| Dataset |
Content starts
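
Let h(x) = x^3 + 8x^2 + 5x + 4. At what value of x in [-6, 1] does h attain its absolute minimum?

-1/3

The derivative is 3x^2 + 16x + 5, which vanishes at x = -5 and x = -1/3.
Candidates: h(-6) = 46; h(-5) = 54; h(-1/3) = 86/27; h(1) = 18.
So the minimum is h(-1/3) = 86/27.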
Content ends
| What you have to do |
Please output the listing above exactly, every line included.

| Your response |
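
Let h(x) = x^3 + 8x^2 + 5x + 4. At what value of x in [-6, 1] does h attain its absolute minimum?

-1/3

The derivative is 3x^2 + 16x + 5, which vanishes at x = -5 and x = -1/3.
Candidates: h(-6) = 46; h(-5) = 54; h(-1/3) = 86/27; h(1) = 18.
So the minimum is h(-1/3) = 86/27.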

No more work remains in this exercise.